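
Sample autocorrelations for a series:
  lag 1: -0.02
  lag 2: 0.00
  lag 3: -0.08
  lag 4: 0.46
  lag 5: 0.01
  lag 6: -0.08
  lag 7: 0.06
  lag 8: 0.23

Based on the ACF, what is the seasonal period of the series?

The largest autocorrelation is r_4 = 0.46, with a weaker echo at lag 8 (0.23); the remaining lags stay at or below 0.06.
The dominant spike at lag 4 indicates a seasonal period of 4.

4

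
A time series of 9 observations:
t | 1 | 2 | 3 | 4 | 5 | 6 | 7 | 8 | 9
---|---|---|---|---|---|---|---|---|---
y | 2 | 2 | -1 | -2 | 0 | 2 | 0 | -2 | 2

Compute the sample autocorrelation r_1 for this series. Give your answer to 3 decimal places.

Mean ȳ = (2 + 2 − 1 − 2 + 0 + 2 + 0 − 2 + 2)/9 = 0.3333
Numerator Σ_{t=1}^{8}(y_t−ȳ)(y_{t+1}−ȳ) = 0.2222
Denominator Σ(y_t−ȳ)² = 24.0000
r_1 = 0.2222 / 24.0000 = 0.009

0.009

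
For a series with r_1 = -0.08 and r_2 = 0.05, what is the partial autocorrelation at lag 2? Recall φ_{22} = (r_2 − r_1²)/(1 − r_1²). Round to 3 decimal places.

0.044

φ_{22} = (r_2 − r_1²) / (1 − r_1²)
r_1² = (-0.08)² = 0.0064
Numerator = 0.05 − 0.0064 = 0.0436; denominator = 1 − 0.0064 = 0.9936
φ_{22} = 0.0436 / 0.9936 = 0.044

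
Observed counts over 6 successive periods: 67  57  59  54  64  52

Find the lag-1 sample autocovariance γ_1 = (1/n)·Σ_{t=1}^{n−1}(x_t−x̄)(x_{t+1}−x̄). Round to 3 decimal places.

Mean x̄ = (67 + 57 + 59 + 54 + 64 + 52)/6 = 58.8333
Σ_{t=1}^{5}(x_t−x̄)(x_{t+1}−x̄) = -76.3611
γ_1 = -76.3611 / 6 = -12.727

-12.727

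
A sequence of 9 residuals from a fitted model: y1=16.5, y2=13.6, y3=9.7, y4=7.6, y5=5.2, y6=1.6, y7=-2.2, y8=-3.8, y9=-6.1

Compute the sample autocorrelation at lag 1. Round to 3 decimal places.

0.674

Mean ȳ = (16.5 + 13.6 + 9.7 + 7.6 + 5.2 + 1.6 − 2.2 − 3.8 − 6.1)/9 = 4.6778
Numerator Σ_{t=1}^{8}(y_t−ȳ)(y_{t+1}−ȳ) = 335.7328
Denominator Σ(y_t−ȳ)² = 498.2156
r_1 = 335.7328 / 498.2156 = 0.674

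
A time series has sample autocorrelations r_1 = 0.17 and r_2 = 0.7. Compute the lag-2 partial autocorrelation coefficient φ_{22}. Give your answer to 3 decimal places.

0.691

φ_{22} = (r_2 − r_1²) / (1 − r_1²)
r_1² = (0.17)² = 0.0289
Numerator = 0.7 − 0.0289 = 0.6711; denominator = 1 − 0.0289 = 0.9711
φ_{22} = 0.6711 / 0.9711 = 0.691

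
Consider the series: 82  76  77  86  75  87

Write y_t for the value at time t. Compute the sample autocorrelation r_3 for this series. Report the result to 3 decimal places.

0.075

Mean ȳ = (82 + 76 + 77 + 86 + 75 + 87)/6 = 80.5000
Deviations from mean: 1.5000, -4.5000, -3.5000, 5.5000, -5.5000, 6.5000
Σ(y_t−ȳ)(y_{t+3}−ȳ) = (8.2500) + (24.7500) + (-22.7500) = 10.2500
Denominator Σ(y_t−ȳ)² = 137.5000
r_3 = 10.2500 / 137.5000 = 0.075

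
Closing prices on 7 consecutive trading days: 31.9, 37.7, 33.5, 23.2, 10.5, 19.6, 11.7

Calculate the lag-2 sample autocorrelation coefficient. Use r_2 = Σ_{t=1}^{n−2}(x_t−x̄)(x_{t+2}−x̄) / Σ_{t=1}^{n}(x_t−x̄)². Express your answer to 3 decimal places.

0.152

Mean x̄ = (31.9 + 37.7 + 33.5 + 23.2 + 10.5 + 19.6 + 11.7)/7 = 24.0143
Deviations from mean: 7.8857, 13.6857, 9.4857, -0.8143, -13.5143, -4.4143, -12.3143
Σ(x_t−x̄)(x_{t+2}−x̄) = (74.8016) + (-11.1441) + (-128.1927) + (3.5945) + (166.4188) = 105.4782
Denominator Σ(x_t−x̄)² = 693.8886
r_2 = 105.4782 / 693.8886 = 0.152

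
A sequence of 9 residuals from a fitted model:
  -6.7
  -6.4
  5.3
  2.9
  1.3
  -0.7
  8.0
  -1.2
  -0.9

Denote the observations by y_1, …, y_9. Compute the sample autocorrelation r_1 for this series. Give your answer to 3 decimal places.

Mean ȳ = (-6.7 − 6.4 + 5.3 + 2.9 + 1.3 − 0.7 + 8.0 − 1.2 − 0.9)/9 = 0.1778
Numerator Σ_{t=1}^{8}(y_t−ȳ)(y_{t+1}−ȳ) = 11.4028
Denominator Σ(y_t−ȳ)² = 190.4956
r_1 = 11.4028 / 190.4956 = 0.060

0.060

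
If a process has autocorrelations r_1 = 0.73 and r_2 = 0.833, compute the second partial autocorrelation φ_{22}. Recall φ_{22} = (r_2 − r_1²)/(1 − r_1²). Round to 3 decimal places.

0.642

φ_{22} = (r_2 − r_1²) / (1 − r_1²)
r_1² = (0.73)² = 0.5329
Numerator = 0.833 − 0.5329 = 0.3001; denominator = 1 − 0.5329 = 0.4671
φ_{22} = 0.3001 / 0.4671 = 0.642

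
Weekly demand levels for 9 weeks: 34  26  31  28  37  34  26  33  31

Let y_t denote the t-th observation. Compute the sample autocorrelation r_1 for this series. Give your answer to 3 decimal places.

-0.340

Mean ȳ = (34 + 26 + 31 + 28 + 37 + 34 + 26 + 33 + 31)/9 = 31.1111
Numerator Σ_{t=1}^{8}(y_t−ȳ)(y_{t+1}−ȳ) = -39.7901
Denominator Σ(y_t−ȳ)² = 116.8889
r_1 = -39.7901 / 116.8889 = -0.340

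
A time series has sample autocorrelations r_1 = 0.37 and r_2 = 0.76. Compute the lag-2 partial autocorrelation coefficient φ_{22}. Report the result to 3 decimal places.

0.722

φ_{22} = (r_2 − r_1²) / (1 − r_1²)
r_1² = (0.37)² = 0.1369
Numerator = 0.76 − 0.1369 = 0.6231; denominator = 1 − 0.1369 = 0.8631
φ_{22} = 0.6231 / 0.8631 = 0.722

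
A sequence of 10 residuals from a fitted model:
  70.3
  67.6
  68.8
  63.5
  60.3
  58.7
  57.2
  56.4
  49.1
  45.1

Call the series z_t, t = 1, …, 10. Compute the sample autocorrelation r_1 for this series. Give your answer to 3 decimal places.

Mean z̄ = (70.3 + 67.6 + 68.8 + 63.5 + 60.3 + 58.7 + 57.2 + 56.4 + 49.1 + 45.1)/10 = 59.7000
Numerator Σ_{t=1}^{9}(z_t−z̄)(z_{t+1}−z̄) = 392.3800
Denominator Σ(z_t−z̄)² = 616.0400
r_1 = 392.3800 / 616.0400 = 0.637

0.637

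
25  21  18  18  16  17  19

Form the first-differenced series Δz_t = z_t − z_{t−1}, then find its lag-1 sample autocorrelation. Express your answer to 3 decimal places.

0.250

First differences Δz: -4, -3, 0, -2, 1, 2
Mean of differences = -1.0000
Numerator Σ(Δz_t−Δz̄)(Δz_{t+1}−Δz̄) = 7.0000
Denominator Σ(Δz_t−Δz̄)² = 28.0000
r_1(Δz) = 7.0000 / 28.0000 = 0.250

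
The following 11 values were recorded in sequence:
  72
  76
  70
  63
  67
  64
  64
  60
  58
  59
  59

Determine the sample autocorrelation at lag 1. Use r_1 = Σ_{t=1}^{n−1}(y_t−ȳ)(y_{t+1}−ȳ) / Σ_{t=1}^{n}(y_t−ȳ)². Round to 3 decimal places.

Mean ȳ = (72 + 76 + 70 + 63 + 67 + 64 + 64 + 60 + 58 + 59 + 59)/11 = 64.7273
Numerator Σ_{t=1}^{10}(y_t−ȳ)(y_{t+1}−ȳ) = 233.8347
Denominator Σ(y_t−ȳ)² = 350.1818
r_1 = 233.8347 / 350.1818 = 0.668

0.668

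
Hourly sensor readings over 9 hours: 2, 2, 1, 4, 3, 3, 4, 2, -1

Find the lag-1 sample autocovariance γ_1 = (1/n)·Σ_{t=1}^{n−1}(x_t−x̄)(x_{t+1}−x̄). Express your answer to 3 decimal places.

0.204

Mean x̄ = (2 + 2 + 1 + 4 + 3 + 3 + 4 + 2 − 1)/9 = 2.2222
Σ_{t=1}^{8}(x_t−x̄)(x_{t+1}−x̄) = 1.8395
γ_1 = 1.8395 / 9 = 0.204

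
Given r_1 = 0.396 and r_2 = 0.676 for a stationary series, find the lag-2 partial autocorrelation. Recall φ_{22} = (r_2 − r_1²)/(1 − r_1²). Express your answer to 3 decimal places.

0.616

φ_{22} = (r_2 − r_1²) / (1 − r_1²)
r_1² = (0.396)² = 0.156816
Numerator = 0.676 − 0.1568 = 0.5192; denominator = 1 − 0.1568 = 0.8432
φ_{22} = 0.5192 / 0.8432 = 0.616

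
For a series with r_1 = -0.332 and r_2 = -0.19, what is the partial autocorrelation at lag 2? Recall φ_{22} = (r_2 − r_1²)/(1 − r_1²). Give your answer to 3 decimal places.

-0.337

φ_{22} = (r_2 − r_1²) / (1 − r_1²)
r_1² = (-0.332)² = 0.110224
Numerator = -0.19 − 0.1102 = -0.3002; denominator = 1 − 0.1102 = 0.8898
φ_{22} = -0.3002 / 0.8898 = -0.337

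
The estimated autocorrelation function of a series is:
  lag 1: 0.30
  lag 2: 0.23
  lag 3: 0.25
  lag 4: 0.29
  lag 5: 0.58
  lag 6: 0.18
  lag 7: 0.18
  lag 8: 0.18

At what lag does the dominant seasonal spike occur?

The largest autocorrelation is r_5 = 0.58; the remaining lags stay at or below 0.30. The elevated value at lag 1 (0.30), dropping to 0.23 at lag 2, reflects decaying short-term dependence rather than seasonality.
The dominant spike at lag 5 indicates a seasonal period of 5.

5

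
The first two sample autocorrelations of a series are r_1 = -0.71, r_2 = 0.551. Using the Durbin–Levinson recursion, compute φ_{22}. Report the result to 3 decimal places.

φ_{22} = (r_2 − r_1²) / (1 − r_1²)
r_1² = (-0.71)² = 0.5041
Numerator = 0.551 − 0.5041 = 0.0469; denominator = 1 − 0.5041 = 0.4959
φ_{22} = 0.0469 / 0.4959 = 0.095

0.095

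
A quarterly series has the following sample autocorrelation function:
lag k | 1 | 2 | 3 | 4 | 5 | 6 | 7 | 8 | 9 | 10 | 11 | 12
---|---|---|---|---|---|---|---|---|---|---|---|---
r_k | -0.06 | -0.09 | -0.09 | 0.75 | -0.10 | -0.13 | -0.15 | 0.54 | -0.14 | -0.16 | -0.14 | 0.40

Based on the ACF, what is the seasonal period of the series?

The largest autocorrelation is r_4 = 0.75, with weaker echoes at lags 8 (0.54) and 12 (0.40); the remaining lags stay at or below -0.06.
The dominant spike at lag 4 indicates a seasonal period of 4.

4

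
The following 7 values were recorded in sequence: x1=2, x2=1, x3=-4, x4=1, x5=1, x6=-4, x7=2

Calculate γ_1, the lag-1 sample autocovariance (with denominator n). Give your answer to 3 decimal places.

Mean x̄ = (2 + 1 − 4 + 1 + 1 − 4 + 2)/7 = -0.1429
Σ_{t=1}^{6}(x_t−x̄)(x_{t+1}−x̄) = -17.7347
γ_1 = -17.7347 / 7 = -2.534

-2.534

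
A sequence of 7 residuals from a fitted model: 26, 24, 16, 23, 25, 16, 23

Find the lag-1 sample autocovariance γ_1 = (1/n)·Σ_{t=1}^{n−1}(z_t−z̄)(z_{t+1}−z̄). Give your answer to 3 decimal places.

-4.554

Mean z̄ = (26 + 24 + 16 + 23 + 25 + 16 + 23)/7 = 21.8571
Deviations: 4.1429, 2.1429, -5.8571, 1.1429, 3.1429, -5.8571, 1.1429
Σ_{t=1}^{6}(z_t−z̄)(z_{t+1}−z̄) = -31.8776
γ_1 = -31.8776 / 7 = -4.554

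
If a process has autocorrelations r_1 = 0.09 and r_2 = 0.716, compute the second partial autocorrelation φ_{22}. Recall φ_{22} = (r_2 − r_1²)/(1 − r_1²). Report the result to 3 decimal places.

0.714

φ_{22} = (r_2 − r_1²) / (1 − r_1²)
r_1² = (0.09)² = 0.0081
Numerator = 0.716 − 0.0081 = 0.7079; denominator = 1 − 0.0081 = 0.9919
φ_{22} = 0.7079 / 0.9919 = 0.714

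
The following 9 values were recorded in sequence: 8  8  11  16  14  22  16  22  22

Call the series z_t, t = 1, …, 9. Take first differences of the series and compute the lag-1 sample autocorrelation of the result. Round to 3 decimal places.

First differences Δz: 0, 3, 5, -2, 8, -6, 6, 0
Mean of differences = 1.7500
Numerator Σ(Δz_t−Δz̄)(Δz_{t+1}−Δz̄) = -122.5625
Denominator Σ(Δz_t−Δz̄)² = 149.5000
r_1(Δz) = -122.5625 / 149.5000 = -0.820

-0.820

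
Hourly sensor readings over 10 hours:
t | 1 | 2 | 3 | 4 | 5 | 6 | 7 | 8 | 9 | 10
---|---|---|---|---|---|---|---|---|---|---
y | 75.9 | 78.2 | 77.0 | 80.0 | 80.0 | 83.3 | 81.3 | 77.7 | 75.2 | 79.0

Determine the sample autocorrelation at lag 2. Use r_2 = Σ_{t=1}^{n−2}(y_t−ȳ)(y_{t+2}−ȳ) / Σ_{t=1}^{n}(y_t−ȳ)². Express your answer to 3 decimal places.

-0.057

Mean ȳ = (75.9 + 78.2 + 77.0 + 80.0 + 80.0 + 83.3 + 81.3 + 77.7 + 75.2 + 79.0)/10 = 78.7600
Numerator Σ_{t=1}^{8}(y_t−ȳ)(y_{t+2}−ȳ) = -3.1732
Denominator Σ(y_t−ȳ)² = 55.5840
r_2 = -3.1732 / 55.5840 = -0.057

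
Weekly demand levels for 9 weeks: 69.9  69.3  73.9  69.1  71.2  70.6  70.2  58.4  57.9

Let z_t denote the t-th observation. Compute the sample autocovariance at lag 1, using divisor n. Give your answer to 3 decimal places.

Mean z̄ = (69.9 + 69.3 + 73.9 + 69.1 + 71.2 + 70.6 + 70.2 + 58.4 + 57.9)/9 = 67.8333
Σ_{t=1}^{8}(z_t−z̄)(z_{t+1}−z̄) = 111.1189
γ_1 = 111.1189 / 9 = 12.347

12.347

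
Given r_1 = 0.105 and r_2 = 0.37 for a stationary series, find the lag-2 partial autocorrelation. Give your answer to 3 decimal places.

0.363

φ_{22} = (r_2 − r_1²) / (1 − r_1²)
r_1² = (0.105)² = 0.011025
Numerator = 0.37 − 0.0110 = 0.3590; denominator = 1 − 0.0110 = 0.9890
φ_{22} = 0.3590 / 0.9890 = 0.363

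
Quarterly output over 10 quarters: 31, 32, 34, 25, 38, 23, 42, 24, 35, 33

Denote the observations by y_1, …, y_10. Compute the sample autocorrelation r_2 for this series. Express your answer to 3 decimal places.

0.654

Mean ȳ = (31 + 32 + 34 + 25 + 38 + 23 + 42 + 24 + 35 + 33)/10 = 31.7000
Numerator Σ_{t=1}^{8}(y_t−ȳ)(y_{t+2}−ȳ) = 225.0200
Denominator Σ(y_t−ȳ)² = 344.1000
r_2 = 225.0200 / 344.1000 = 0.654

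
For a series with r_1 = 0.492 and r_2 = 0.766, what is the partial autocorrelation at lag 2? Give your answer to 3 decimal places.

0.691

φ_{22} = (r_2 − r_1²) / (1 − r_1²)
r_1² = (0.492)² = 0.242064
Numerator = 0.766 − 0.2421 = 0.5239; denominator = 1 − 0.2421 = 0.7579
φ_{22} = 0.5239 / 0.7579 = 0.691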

> Aim of the exercise
Report how many lines of the entries above contain "Hourly", and give no other output.

> Task output
2